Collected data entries
——————————

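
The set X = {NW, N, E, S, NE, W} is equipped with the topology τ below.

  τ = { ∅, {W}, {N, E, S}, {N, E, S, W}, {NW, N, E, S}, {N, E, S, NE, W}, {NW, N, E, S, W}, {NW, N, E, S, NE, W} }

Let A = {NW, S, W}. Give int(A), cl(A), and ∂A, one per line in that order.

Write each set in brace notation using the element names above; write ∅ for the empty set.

opens ⊆ A: ∅, {W}; union → int = {W}
complement {N, E, NE}; its interior ∅; cl(A) = X∖∅ = {NW, N, E, S, NE, W}
boundary = {NW, N, E, S, NE, W} ∖ {W} = {NW, N, E, S, NE}

int(A) = {W}
cl(A)  = {NW, N, E, S, NE, W}
∂A     = {NW, N, E, S, NE}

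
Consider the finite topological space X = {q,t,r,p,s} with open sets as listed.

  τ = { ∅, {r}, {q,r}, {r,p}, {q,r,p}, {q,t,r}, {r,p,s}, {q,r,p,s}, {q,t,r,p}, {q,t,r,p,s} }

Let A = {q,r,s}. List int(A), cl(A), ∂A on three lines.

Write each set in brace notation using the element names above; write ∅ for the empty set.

opens ⊆ A: ∅, {r}, {q,r}; union → int = {q,r}
complement {t,p}; its interior ∅; cl(A) = X∖∅ = {q,t,r,p,s}
boundary = {q,t,r,p,s} ∖ {q,r} = {t,p,s}

int(A) = {q,r}
cl(A)  = {q,t,r,p,s}
∂A     = {t,p,s}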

——————————

THE TASK
An exact reproduction of all the records is needed.

REPLY
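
The set X = {NW, N, E, S, NE, W} is equipped with the topology τ below.

  τ = { ∅, {W}, {N, E, S}, {N, E, S, W}, {NW, N, E, S}, {N, E, S, NE, W}, {NW, N, E, S, W}, {NW, N, E, S, NE, W} }

Let A = {NW, S, W}. Give int(A), cl(A), and ∂A, one per line in that order.

Write each set in brace notation using the element names above; write ∅ for the empty set.

opens ⊆ A: ∅, {W}; union → int = {W}
complement {N, E, NE}; its interior ∅; cl(A) = X∖∅ = {NW, N, E, S, NE, W}
boundary = {NW, N, E, S, NE, W} ∖ {W} = {NW, N, E, S, NE}

int(A) = {W}
cl(A)  = {NW, N, E, S, NE, W}
∂A     = {NW, N, E, S, NE}

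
Consider the finite topological space X = {q,t,r,p,s} with open sets as listed.

  τ = { ∅, {r}, {q,r}, {r,p}, {q,r,p}, {q,t,r}, {r,p,s}, {q,r,p,s}, {q,t,r,p}, {q,t,r,p,s} }

Let A = {q,r,s}. List int(A), cl(A), ∂A on three lines.

Write each set in brace notation using the element names above; write ∅ for the empty set.

opens ⊆ A: ∅, {r}, {q,r}; union → int = {q,r}
complement {t,p}; its interior ∅; cl(A) = X∖∅ = {q,t,r,p,s}
boundary = {q,t,r,p,s} ∖ {q,r} = {t,p,s}

int(A) = {q,r}
cl(A)  = {q,t,r,p,s}
∂A     = {t,p,s}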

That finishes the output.